Return every line below exactly.

--- RECORDS FOR THE TASK Enclosed Below ---

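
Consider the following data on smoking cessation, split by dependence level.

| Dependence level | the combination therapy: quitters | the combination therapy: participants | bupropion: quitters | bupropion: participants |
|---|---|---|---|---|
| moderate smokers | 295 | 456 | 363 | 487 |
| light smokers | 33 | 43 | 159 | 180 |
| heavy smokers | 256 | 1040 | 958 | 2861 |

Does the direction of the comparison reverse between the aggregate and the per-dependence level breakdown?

No

Moderate smokers: the combination therapy 295/456 = 64.7%, bupropion 363/487 = 74.5% → bupropion
Light smokers: the combination therapy 33/43 = 76.7%, bupropion 159/180 = 88.3% → bupropion
Heavy smokers: the combination therapy 256/1040 = 24.6%, bupropion 958/2861 = 33.5% → bupropion
Overall: the combination therapy 584/1539 = 37.9%, bupropion 1480/3528 = 42.0% → bupropion
Bupropion wins overall and in every dependence group — no reversal.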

--- End of Enclosed RECORDS FOR THE TASK ---

*OUTPUT OF THE TASK*:
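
Consider the following data on smoking cessation, split by dependence level.

| Dependence level | the combination therapy: quitters | the combination therapy: participants | bupropion: quitters | bupropion: participants |
|---|---|---|---|---|
| moderate smokers | 295 | 456 | 363 | 487 |
| light smokers | 33 | 43 | 159 | 180 |
| heavy smokers | 256 | 1040 | 958 | 2861 |

Does the direction of the comparison reverse between the aggregate and the per-dependence level breakdown?

No

Moderate smokers: the combination therapy 295/456 = 64.7%, bupropion 363/487 = 74.5% → bupropion
Light smokers: the combination therapy 33/43 = 76.7%, bupropion 159/180 = 88.3% → bupropion
Heavy smokers: the combination therapy 256/1040 = 24.6%, bupropion 958/2861 = 33.5% → bupropion
Overall: the combination therapy 584/1539 = 37.9%, bupropion 1480/3528 = 42.0% → bupropion
Bupropion wins overall and in every dependence group — no reversal.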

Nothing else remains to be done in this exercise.